→ **SUPPLIED RECORDS**
= = = =

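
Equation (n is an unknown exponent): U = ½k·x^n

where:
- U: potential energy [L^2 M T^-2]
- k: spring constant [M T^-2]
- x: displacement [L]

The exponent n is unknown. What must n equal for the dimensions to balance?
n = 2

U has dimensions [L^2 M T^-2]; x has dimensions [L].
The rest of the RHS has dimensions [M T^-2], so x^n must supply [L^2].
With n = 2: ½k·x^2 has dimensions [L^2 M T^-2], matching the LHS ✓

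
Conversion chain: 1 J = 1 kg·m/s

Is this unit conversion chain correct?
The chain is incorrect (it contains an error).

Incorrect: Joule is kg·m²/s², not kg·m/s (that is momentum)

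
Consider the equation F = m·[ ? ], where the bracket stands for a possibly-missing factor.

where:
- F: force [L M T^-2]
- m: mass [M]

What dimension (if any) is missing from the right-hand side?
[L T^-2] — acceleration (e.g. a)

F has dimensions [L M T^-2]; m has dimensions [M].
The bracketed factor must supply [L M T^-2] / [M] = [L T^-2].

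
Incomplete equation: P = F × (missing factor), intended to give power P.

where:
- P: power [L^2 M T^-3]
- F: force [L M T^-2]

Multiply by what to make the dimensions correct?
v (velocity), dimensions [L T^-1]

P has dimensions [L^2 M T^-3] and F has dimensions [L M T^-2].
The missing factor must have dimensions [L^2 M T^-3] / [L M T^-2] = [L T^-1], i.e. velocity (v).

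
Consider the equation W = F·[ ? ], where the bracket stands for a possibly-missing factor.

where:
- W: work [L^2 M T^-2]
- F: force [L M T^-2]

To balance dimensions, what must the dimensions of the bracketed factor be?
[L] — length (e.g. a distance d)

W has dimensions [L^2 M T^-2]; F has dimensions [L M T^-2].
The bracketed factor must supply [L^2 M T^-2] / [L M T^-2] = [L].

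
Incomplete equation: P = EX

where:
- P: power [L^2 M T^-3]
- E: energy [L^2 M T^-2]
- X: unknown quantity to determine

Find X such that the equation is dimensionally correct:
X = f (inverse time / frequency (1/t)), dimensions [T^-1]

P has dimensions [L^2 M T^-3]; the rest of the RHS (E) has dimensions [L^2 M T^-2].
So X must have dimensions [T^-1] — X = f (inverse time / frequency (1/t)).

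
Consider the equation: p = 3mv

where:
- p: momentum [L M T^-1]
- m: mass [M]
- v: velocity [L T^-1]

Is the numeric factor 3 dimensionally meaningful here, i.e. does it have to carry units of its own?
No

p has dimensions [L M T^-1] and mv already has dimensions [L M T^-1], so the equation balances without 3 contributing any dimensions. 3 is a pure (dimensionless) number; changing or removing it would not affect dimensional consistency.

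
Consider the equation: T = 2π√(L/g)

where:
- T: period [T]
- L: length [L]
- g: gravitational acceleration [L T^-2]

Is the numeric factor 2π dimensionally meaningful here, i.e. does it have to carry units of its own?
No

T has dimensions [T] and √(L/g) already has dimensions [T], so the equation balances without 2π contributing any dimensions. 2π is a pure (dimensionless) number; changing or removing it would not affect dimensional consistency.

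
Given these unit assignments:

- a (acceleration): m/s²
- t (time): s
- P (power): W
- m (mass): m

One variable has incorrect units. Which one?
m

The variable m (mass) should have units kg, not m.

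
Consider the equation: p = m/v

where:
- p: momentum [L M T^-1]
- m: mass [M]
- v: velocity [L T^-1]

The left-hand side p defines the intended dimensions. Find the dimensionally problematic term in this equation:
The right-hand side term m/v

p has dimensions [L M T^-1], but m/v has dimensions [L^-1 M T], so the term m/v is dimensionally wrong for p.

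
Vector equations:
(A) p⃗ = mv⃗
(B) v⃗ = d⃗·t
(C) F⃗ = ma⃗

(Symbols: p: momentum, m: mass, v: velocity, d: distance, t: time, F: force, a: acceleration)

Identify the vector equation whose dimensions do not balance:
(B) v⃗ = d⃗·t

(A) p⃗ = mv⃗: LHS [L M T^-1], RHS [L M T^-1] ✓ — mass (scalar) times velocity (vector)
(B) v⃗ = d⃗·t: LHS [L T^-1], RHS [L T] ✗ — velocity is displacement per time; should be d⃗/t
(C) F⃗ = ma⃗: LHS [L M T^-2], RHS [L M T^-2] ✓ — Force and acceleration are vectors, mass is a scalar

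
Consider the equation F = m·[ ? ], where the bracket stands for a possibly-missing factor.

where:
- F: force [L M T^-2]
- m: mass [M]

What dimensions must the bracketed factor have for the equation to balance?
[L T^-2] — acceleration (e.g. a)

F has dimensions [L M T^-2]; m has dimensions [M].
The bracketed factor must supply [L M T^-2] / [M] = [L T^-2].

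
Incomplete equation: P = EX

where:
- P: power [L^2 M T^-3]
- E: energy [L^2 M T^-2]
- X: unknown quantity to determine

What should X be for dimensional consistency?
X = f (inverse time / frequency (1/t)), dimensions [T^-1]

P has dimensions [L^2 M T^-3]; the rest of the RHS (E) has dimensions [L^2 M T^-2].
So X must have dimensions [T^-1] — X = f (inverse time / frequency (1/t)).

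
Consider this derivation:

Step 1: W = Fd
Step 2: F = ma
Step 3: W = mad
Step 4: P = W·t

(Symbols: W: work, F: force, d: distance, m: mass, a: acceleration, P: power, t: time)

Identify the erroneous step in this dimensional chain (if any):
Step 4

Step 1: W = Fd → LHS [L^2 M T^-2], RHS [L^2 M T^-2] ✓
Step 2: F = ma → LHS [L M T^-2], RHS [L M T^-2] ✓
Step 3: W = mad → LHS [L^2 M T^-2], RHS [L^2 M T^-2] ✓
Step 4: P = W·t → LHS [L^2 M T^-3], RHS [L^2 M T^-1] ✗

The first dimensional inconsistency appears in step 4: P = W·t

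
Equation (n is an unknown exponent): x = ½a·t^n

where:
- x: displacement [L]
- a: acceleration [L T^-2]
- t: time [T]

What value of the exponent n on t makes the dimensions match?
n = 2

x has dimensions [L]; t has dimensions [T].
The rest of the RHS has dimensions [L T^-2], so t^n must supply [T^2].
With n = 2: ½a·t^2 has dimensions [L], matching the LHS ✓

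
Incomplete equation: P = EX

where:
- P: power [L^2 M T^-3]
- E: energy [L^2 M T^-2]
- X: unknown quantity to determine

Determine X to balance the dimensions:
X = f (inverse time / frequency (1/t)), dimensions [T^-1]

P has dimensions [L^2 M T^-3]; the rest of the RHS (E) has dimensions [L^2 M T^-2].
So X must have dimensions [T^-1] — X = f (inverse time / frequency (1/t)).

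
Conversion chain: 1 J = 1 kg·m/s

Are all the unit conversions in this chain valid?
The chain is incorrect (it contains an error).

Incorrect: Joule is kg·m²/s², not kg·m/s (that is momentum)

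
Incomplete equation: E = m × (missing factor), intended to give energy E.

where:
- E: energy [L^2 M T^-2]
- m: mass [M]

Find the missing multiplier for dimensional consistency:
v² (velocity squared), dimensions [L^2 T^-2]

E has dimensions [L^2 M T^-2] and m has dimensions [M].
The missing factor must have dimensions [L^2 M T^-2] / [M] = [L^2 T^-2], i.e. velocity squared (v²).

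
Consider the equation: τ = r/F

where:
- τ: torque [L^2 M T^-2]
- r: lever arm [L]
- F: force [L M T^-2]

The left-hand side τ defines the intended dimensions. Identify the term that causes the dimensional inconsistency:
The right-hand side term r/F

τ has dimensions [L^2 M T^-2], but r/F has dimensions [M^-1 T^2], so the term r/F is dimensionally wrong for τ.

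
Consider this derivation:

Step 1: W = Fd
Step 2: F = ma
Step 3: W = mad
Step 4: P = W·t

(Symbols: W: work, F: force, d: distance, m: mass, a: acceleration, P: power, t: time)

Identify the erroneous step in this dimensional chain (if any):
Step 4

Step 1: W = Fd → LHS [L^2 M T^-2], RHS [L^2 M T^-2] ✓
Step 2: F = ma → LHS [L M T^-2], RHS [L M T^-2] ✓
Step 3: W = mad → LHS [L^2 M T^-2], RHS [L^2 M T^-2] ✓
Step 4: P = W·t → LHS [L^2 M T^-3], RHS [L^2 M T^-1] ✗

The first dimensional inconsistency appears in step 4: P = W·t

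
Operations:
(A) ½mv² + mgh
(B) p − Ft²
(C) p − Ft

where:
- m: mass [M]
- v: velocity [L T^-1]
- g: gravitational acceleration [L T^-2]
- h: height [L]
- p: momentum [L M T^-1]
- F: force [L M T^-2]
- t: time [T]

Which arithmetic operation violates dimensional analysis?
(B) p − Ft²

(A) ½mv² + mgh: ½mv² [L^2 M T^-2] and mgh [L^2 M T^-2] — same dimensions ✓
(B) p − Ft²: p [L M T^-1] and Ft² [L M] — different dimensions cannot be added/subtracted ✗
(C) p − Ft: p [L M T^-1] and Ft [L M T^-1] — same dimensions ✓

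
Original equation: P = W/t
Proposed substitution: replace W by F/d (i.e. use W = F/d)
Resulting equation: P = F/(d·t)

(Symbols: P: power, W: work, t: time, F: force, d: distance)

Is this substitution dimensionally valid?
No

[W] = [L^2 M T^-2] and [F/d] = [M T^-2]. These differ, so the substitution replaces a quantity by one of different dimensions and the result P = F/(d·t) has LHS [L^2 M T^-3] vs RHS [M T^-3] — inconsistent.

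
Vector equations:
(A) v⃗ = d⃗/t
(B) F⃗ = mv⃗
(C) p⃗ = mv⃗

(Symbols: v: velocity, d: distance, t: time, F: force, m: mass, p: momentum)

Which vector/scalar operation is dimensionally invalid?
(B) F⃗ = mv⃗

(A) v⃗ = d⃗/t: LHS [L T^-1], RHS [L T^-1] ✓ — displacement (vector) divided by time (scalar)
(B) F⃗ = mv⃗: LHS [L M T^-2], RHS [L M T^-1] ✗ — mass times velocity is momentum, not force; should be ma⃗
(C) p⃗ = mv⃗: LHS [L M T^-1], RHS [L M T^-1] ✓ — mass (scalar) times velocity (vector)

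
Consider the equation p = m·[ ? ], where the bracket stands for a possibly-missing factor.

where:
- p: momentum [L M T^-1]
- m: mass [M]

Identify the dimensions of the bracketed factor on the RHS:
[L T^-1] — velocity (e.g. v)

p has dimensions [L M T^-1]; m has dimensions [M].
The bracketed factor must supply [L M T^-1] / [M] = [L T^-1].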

= = = =

→ **ASSIGNED TASK**
The string "Symbols" may occur in the listing; show every line where it does.

→ **SOLUTION TO THIS TASK**
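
(Symbols: p: momentum, m: mass, v: velocity, d: distance, t: time, F: force, a: acceleration)
(Symbols: W: work, F: force, d: distance, m: mass, a: acceleration, P: power, t: time)
(Symbols: W: work, F: force, d: distance, m: mass, a: acceleration, P: power, t: time)
(Symbols: P: power, W: work, t: time, F: force, d: distance)
(Symbols: v: velocity, d: distance, t: time, F: force, m: mass, p: momentum)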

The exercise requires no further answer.